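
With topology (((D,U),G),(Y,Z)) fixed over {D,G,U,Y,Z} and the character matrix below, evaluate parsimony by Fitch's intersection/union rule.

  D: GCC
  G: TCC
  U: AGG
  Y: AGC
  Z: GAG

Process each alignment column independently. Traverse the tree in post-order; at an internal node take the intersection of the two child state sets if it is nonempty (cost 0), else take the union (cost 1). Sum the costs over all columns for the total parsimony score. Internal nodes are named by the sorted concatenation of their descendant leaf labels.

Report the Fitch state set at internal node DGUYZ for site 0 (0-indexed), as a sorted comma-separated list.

A,G

site 0, node DU: D={G} ∪ U={A} → {A,G} (+1)
site 0, node DGU: DU={A,G} ∪ G={T} → {A,G,T} (+1)
site 0, node YZ: Y={A} ∪ Z={G} → {A,G} (+1)
site 0, node DGUYZ: DGU={A,G,T} ∩ YZ={A,G} → {A,G} (+0)
site 1, node DU: D={C} ∪ U={G} → {C,G} (+1)
site 1, node DGU: DU={C,G} ∩ G={C} → {C} (+0)
site 1, node YZ: Y={G} ∪ Z={A} → {A,G} (+1)
site 1, node DGUYZ: DGU={C} ∪ YZ={A,G} → {A,C,G} (+1)
site 2, node DU: D={C} ∪ U={G} → {C,G} (+1)
site 2, node DGU: DU={C,G} ∩ G={C} → {C} (+0)
site 2, node YZ: Y={C} ∪ Z={G} → {C,G} (+1)
site 2, node DGUYZ: DGU={C} ∩ YZ={C,G} → {C} (+0)
per-site changes: [3, 3, 2]; total = 8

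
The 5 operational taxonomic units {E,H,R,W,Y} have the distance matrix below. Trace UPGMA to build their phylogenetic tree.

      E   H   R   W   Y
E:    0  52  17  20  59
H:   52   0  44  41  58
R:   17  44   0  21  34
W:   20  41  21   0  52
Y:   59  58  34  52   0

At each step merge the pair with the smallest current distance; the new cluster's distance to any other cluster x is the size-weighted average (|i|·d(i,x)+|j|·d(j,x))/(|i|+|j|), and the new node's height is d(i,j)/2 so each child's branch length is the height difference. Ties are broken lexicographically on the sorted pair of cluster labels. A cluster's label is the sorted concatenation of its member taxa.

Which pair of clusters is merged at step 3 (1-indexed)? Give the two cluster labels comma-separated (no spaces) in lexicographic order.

ERW,H

1. join E+R (d=17) ⇒ ER; edges |E|=17/2, |R|=17/2
  updated: d(ER,H)=48, d(ER,W)=41/2, d(ER,Y)=93/2
2. join ER+W (d=41/2) ⇒ ERW; edges |ER|=7/4, |W|=41/4
  updated: d(ERW,H)=137/3, d(ERW,Y)=145/3
3. join ERW+H (d=137/3) ⇒ EHRW; edges |ERW|=151/12, |H|=137/6
  updated: d(EHRW,Y)=203/4
4. join EHRW+Y (d=203/4) ⇒ EHRWY; edges |EHRW|=61/24, |Y|=203/8
final tree: ((((E:17/2,R:17/2):7/4,W:41/4):151/12,H:137/6):61/24,Y:203/8)
total length: 277/3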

####

WHAT YOU SHOULD DO:
If a line above contains the word "over", list it.

YOUR SOLUTION:
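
With topology (((D,U),G),(Y,Z)) fixed over {D,G,U,Y,Z} and the character matrix below, evaluate parsimony by Fitch's intersection/union rule.
Process each alignment column independently. Traverse the tree in post-order; at an internal node take the intersection of the two child state sets if it is nonempty (cost 0), else take the union (cost 1). Sum the costs over all columns for the total parsimony score. Internal nodes are named by the sorted concatenation of their descendant leaf labels.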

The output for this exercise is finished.